### TASK TO CARRY OUT
Every entry must be given again exactly as it is written.

Stored items
════

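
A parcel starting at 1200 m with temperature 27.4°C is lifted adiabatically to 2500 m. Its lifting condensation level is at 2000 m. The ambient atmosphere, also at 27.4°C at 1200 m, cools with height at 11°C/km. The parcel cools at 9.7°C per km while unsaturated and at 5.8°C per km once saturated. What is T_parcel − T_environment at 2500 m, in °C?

+3.64°C (parcel warmer than environment)

Parcel:
  From 1200 m to 2000 m (dry): cools by 9.7 × 0.8 = 7.76°C, giving 19.64°C.
  From 2000 m to 2500 m (saturated): cools by 5.8 × 0.5 = 2.9°C, giving 16.74°C.
Environment:
  From 1200 m to 2500 m (environment): cools by 11 × 1.3 = 14.3°C, giving 13.1°C.
T_parcel − T_env = 16.74 − 13.1 = +3.64°C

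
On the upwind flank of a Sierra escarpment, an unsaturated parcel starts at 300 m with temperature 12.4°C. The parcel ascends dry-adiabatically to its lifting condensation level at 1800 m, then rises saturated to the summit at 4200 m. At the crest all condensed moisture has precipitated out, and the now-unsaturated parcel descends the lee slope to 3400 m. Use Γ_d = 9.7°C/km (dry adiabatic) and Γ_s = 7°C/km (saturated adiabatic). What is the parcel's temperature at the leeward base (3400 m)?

From 300 m to 1800 m (dry): cools by 9.7 × 1.5 = 14.55°C, giving -2.15°C.
From 1800 m to 4200 m (saturated): cools by 7 × 2.4 = 16.8°C, giving -18.95°C.
From 4200 m to 3400 m (dry descent): warms by 9.7 × 0.8 = 7.76°C, giving -11.19°C.

-11.19°C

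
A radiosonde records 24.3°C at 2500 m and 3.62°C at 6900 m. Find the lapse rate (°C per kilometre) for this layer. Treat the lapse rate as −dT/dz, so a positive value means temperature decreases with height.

Γ = −ΔT/Δz = (24.3 − 3.62) / (6900 − 2500) m
  = 20.68°C / 4.4 km = 4.7°C/km

4.7°C/km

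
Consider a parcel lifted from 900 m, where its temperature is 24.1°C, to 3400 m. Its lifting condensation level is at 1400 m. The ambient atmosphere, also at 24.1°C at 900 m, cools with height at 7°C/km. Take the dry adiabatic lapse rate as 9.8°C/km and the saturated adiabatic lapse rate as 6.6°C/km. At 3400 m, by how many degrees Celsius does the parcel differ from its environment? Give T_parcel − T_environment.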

════

### ANSWER AREA
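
A parcel starting at 1200 m with temperature 27.4°C is lifted adiabatically to 2500 m. Its lifting condensation level is at 2000 m. The ambient atmosphere, also at 27.4°C at 1200 m, cools with height at 11°C/km. The parcel cools at 9.7°C per km while unsaturated and at 5.8°C per km once saturated. What is T_parcel − T_environment at 2500 m, in °C?

+3.64°C (parcel warmer than environment)

Parcel:
  From 1200 m to 2000 m (dry): cools by 9.7 × 0.8 = 7.76°C, giving 19.64°C.
  From 2000 m to 2500 m (saturated): cools by 5.8 × 0.5 = 2.9°C, giving 16.74°C.
Environment:
  From 1200 m to 2500 m (environment): cools by 11 × 1.3 = 14.3°C, giving 13.1°C.
T_parcel − T_env = 16.74 − 13.1 = +3.64°C

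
On the upwind flank of a Sierra escarpment, an unsaturated parcel starts at 300 m with temperature 12.4°C. The parcel ascends dry-adiabatically to its lifting condensation level at 1800 m, then rises saturated to the summit at 4200 m. At the crest all condensed moisture has precipitated out, and the now-unsaturated parcel descends the lee slope to 3400 m. Use Γ_d = 9.7°C/km (dry adiabatic) and Γ_s = 7°C/km (saturated adiabatic). What is the parcel's temperature at the leeward base (3400 m)?

From 300 m to 1800 m (dry): cools by 9.7 × 1.5 = 14.55°C, giving -2.15°C.
From 1800 m to 4200 m (saturated): cools by 7 × 2.4 = 16.8°C, giving -18.95°C.
From 4200 m to 3400 m (dry descent): warms by 9.7 × 0.8 = 7.76°C, giving -11.19°C.

-11.19°C

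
A radiosonde records 24.3°C at 2500 m and 3.62°C at 6900 m. Find the lapse rate (°C per kilometre) for this layer. Treat the lapse rate as −dT/dz, so a positive value means temperature decreases with height.

Γ = −ΔT/Δz = (24.3 − 3.62) / (6900 − 2500) m
  = 20.68°C / 4.4 km = 4.7°C/km

4.7°C/km

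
Consider a parcel lifted from 900 m, where its temperature is 24.1°C, to 3400 m. Its lifting condensation level is at 1400 m. The ambient atmosphere, also at 24.1°C at 900 m, cools with height at 7°C/km. Take the dry adiabatic lapse rate as 9.8°C/km and the saturated adiabatic lapse rate as 6.6°C/km. At 3400 m, by how many degrees Celsius does the parcel differ from its environment? Give T_parcel − T_environment.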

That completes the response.